Stored items:
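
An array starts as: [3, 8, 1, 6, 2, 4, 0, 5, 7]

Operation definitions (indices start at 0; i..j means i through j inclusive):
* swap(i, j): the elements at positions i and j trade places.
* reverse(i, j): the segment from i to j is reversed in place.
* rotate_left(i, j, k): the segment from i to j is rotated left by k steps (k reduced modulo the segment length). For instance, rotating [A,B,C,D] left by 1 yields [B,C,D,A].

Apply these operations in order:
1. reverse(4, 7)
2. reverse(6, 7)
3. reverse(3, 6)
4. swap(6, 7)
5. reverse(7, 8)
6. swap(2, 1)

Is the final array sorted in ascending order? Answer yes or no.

Answer: no

Derivation:
After 1 (reverse(4, 7)): [3, 8, 1, 6, 5, 0, 4, 2, 7]
After 2 (reverse(6, 7)): [3, 8, 1, 6, 5, 0, 2, 4, 7]
After 3 (reverse(3, 6)): [3, 8, 1, 2, 0, 5, 6, 4, 7]
After 4 (swap(6, 7)): [3, 8, 1, 2, 0, 5, 4, 6, 7]
After 5 (reverse(7, 8)): [3, 8, 1, 2, 0, 5, 4, 7, 6]
After 6 (swap(2, 1)): [3, 1, 8, 2, 0, 5, 4, 7, 6]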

▶ [About this task]
Where a line in the entries holds the word "segment", copy that line.

▶ [Completed exercise]
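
* reverse(i, j): the segment from i to j is reversed in place.
* rotate_left(i, j, k): the segment from i to j is rotated left by k steps (k reduced modulo the segment length). For instance, rotating [A,B,C,D] left by 1 yields [B,C,D,A].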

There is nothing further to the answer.